WHAT THE TASK REQUIRES: Your task is to transcribe the data in full.

##############################

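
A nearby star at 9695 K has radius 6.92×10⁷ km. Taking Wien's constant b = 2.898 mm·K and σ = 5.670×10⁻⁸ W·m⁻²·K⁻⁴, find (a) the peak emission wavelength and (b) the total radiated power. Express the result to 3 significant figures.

(a) λ_max = b/T = 2.898×10⁻³/9695 = 2.989×10⁻⁷ m = 299 nm.
Surface area A = 4πR² = 4π(6.92×10¹⁰ m)² = 6.01758×10²² m².
(b) P = σAT⁴ = 5.670×10⁻⁸×6.01758×10²²×(9695)⁴ = 3.01×10³¹ W.

λ_max ≈ 299 nm; P ≈ 3.01×10³¹ W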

##############################

ANSWER BOX:
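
A nearby star at 9695 K has radius 6.92×10⁷ km. Taking Wien's constant b = 2.898 mm·K and σ = 5.670×10⁻⁸ W·m⁻²·K⁻⁴, find (a) the peak emission wavelength and (b) the total radiated power. Express the result to 3 significant figures.

(a) λ_max = b/T = 2.898×10⁻³/9695 = 2.989×10⁻⁷ m = 299 nm.
Surface area A = 4πR² = 4π(6.92×10¹⁰ m)² = 6.01758×10²² m².
(b) P = σAT⁴ = 5.670×10⁻⁸×6.01758×10²²×(9695)⁴ = 3.01×10³¹ W.

λ_max ≈ 299 nm; P ≈ 3.01×10³¹ W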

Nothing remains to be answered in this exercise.